━━ Provided information ━━

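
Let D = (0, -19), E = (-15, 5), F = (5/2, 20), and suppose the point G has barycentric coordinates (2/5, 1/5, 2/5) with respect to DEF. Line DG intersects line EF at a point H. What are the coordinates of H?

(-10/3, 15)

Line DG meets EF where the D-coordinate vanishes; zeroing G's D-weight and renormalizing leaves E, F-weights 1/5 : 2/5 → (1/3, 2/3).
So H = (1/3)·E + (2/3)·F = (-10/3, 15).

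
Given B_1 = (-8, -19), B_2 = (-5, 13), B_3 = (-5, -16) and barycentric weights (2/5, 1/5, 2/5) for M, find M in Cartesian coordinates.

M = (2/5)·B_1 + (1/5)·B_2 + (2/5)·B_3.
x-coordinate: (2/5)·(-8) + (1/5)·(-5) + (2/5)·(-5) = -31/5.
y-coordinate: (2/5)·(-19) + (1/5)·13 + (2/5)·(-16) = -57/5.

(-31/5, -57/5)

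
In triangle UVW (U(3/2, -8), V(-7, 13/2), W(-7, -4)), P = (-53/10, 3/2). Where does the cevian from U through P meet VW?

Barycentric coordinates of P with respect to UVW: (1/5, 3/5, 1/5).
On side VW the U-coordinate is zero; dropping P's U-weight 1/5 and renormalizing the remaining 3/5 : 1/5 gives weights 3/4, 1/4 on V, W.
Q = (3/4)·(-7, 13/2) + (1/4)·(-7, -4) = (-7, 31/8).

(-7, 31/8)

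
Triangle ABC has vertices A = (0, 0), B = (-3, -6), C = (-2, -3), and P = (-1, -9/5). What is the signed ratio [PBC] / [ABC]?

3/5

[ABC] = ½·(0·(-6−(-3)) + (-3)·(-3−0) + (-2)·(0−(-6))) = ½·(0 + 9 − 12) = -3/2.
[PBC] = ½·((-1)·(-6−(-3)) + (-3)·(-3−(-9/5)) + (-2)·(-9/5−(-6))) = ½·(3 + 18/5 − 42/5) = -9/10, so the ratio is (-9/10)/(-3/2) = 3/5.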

━━━

What the task requires: Down to the last line, give the records again exactly.

Response below:
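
Let D = (0, -19), E = (-15, 5), F = (5/2, 20), and suppose the point G has barycentric coordinates (2/5, 1/5, 2/5) with respect to DEF. Line DG intersects line EF at a point H. What are the coordinates of H?

(-10/3, 15)

Line DG meets EF where the D-coordinate vanishes; zeroing G's D-weight and renormalizing leaves E, F-weights 1/5 : 2/5 → (1/3, 2/3).
So H = (1/3)·E + (2/3)·F = (-10/3, 15).

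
Given B_1 = (-8, -19), B_2 = (-5, 13), B_3 = (-5, -16) and barycentric weights (2/5, 1/5, 2/5) for M, find M in Cartesian coordinates.

M = (2/5)·B_1 + (1/5)·B_2 + (2/5)·B_3.
x-coordinate: (2/5)·(-8) + (1/5)·(-5) + (2/5)·(-5) = -31/5.
y-coordinate: (2/5)·(-19) + (1/5)·13 + (2/5)·(-16) = -57/5.

(-31/5, -57/5)

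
In triangle UVW (U(3/2, -8), V(-7, 13/2), W(-7, -4)), P = (-53/10, 3/2). Where does the cevian from U through P meet VW?

Barycentric coordinates of P with respect to UVW: (1/5, 3/5, 1/5).
On side VW the U-coordinate is zero; dropping P's U-weight 1/5 and renormalizing the remaining 3/5 : 1/5 gives weights 3/4, 1/4 on V, W.
Q = (3/4)·(-7, 13/2) + (1/4)·(-7, -4) = (-7, 31/8).

(-7, 31/8)

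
Triangle ABC has vertices A = (0, 0), B = (-3, -6), C = (-2, -3), and P = (-1, -9/5). What is the signed ratio [PBC] / [ABC]?

3/5

[ABC] = ½·(0·(-6−(-3)) + (-3)·(-3−0) + (-2)·(0−(-6))) = ½·(0 + 9 − 12) = -3/2.
[PBC] = ½·((-1)·(-6−(-3)) + (-3)·(-3−(-9/5)) + (-2)·(-9/5−(-6))) = ½·(3 + 18/5 − 42/5) = -9/10, so the ratio is (-9/10)/(-3/2) = 3/5.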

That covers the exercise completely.